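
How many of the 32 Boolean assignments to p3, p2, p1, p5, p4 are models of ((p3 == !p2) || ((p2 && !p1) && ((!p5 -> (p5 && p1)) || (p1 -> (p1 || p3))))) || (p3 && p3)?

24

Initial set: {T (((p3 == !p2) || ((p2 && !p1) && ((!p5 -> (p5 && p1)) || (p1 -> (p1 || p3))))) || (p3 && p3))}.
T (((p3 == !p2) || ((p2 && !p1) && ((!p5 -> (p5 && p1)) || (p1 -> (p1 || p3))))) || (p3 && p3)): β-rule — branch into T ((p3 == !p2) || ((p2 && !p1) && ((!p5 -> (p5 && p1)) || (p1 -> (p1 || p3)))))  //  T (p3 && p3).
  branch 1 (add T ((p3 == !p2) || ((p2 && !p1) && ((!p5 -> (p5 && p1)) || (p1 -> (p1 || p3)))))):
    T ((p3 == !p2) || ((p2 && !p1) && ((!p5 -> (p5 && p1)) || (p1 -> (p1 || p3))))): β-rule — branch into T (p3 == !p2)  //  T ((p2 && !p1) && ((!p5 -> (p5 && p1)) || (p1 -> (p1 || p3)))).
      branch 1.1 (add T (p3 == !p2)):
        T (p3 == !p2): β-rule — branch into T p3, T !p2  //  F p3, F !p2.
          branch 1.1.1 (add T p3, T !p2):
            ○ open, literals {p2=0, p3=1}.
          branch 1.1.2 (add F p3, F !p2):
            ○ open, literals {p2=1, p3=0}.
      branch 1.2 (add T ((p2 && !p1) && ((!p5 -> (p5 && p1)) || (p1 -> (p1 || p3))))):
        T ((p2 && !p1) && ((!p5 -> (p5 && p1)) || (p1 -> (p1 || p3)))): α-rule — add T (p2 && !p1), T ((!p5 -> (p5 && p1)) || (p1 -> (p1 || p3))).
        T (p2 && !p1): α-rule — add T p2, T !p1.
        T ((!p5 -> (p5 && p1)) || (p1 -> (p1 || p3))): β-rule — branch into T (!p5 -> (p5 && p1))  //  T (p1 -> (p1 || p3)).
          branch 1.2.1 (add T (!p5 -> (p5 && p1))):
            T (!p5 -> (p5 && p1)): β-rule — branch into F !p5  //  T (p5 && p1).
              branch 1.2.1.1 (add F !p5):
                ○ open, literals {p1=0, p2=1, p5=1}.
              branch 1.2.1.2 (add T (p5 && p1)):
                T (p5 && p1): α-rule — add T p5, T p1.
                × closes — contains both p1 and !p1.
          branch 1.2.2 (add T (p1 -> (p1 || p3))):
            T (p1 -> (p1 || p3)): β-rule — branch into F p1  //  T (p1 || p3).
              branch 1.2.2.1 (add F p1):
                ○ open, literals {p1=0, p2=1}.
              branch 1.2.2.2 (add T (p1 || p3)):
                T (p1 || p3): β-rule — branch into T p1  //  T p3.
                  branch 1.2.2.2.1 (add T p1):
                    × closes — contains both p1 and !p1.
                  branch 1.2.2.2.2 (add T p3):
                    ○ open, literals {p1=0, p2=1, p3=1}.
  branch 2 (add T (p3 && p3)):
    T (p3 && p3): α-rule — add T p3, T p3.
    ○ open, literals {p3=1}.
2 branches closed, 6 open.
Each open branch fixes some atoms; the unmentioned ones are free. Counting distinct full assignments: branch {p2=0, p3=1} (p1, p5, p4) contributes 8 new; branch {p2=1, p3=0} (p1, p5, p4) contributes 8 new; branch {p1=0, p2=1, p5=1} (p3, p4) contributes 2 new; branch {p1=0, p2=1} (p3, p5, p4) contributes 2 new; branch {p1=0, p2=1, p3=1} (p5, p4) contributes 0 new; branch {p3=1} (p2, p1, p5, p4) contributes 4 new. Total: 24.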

- [Your assignment]: In full and word for word, output the material.

- [Exercise response]:
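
How many of the 32 Boolean assignments to p3, p2, p1, p5, p4 are models of ((p3 == !p2) || ((p2 && !p1) && ((!p5 -> (p5 && p1)) || (p1 -> (p1 || p3))))) || (p3 && p3)?

24

Initial set: {T (((p3 == !p2) || ((p2 && !p1) && ((!p5 -> (p5 && p1)) || (p1 -> (p1 || p3))))) || (p3 && p3))}.
T (((p3 == !p2) || ((p2 && !p1) && ((!p5 -> (p5 && p1)) || (p1 -> (p1 || p3))))) || (p3 && p3)): β-rule — branch into T ((p3 == !p2) || ((p2 && !p1) && ((!p5 -> (p5 && p1)) || (p1 -> (p1 || p3)))))  //  T (p3 && p3).
  branch 1 (add T ((p3 == !p2) || ((p2 && !p1) && ((!p5 -> (p5 && p1)) || (p1 -> (p1 || p3)))))):
    T ((p3 == !p2) || ((p2 && !p1) && ((!p5 -> (p5 && p1)) || (p1 -> (p1 || p3))))): β-rule — branch into T (p3 == !p2)  //  T ((p2 && !p1) && ((!p5 -> (p5 && p1)) || (p1 -> (p1 || p3)))).
      branch 1.1 (add T (p3 == !p2)):
        T (p3 == !p2): β-rule — branch into T p3, T !p2  //  F p3, F !p2.
          branch 1.1.1 (add T p3, T !p2):
            ○ open, literals {p2=0, p3=1}.
          branch 1.1.2 (add F p3, F !p2):
            ○ open, literals {p2=1, p3=0}.
      branch 1.2 (add T ((p2 && !p1) && ((!p5 -> (p5 && p1)) || (p1 -> (p1 || p3))))):
        T ((p2 && !p1) && ((!p5 -> (p5 && p1)) || (p1 -> (p1 || p3)))): α-rule — add T (p2 && !p1), T ((!p5 -> (p5 && p1)) || (p1 -> (p1 || p3))).
        T (p2 && !p1): α-rule — add T p2, T !p1.
        T ((!p5 -> (p5 && p1)) || (p1 -> (p1 || p3))): β-rule — branch into T (!p5 -> (p5 && p1))  //  T (p1 -> (p1 || p3)).
          branch 1.2.1 (add T (!p5 -> (p5 && p1))):
            T (!p5 -> (p5 && p1)): β-rule — branch into F !p5  //  T (p5 && p1).
              branch 1.2.1.1 (add F !p5):
                ○ open, literals {p1=0, p2=1, p5=1}.
              branch 1.2.1.2 (add T (p5 && p1)):
                T (p5 && p1): α-rule — add T p5, T p1.
                × closes — contains both p1 and !p1.
          branch 1.2.2 (add T (p1 -> (p1 || p3))):
            T (p1 -> (p1 || p3)): β-rule — branch into F p1  //  T (p1 || p3).
              branch 1.2.2.1 (add F p1):
                ○ open, literals {p1=0, p2=1}.
              branch 1.2.2.2 (add T (p1 || p3)):
                T (p1 || p3): β-rule — branch into T p1  //  T p3.
                  branch 1.2.2.2.1 (add T p1):
                    × closes — contains both p1 and !p1.
                  branch 1.2.2.2.2 (add T p3):
                    ○ open, literals {p1=0, p2=1, p3=1}.
  branch 2 (add T (p3 && p3)):
    T (p3 && p3): α-rule — add T p3, T p3.
    ○ open, literals {p3=1}.
2 branches closed, 6 open.
Each open branch fixes some atoms; the unmentioned ones are free. Counting distinct full assignments: branch {p2=0, p3=1} (p1, p5, p4) contributes 8 new; branch {p2=1, p3=0} (p1, p5, p4) contributes 8 new; branch {p1=0, p2=1, p5=1} (p3, p4) contributes 2 new; branch {p1=0, p2=1} (p3, p5, p4) contributes 2 new; branch {p1=0, p2=1, p3=1} (p5, p4) contributes 0 new; branch {p3=1} (p2, p1, p5, p4) contributes 4 new. Total: 24.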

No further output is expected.